▸ Given information
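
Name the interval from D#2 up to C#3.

D to C spans seven letter names (D-E-F-G-A-B-C): a seventh.
At 10 semitones, D#2→C#3 falls one short of a major seventh: minor.

minor seventh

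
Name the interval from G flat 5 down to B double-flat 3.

Descending from Gb5 to Bbb3 is the same interval as ascending Bbb3 to Gb5.
B to G spans six letter names (B-C-D-E-F-G), plus an octave, so the interval is some kind of thirteenth.
Bbb3 to Gb5 is 21 semitones, matching the major thirteenth exactly, so the quality is major.
(Equivalently, a compound major sixth: a major sixth plus an octave.)

M13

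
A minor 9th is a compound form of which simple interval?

Each octave removed subtracts seven from the number: 9 − 7 = 2.
So a minor ninth is an octave plus a minor second. The quality is unchanged.

m2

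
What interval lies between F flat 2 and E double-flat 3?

minor 7th

F to E spans seven letter names (F-G-A-B-C-D-E): a seventh.
Fb2 to Ebb3 is 10 semitones, a half step short of the major seventh (11), so this is minor.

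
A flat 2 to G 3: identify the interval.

A to G spans seven letter names (A-B-C-D-E-F-G), so the interval is some kind of seventh.
The major seventh spans 11 semitones, and Ab2 to G3 is exactly 11 semitones — so this is a major seventh.

major seventh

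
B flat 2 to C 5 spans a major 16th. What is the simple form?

major 2nd

Subtracting seven from the interval number removes an octave: 16 − 14 = 2.
So a major sixteenth is 2 octaves plus a major second. The quality is unchanged.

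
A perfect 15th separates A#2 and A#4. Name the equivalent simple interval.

perfect octave

Each octave removed subtracts seven from the number: 15 − 7 = 8.
So a perfect fifteenth is an octave plus a perfect octave. The quality is unchanged.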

▸ Problem statement
Print nothing but the lines from the one containing "B flat 2 to" through the end of the listing above, exactly as written.

▸ Response box
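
B flat 2 to C 5 spans a major 16th. What is the simple form?

major 2nd

Subtracting seven from the interval number removes an octave: 16 − 14 = 2.
So a major sixteenth is 2 octaves plus a major second. The quality is unchanged.

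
A perfect 15th separates A#2 and A#4. Name the equivalent simple interval.

perfect octave

Each octave removed subtracts seven from the number: 15 − 7 = 8.
So a perfect fifteenth is an octave plus a perfect octave. The quality is unchanged.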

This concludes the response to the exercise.